Saved entries:
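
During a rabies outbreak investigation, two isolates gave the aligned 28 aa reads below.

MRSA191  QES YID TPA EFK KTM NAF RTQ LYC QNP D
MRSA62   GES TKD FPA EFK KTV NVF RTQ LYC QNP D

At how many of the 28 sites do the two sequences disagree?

6

Mismatches occur at site 1 (Q↔G), site 4 (Y↔T), site 5 (I↔K), site 7 (T↔F), site 15 (M↔V), site 17 (A↔V).
That gives 6 mismatches out of 28 aligned sites, so the Hamming distance is 6.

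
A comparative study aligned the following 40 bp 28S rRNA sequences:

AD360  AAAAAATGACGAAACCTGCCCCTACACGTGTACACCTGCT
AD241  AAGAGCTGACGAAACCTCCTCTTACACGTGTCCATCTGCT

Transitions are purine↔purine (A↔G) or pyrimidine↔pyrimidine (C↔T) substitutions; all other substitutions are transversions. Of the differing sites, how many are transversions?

3

Mismatches occur at site 3 (A/G, transition), site 5 (A/G, transition), site 6 (A/C, transversion), site 18 (G/C, transversion), site 20 (C/T, transition), site 22 (C/T, transition), site 32 (A/C, transversion), site 35 (C/T, transition).
Of the 8 differences, 5 transitions and 3 transversions, so the answer is 3.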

● TASK PROMPT
Would you output every entry exactly as it was written?

● SOLUTION FOR THIS EXERCISE
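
During a rabies outbreak investigation, two isolates gave the aligned 28 aa reads below.

MRSA191  QES YID TPA EFK KTM NAF RTQ LYC QNP D
MRSA62   GES TKD FPA EFK KTV NVF RTQ LYC QNP D

At how many of the 28 sites do the two sequences disagree?

6

Mismatches occur at site 1 (Q↔G), site 4 (Y↔T), site 5 (I↔K), site 7 (T↔F), site 15 (M↔V), site 17 (A↔V).
That gives 6 mismatches out of 28 aligned sites, so the Hamming distance is 6.

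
A comparative study aligned the following 40 bp 28S rRNA sequences:

AD360  AAAAAATGACGAAACCTGCCCCTACACGTGTACACCTGCT
AD241  AAGAGCTGACGAAACCTCCTCTTACACGTGTCCATCTGCT

Transitions are purine↔purine (A↔G) or pyrimidine↔pyrimidine (C↔T) substitutions; all other substitutions are transversions. Of the differing sites, how many are transversions?

3

Mismatches occur at site 3 (A/G, transition), site 5 (A/G, transition), site 6 (A/C, transversion), site 18 (G/C, transversion), site 20 (C/T, transition), site 22 (C/T, transition), site 32 (A/C, transversion), site 35 (C/T, transition).
Of the 8 differences, 5 transitions and 3 transversions, so the answer is 3.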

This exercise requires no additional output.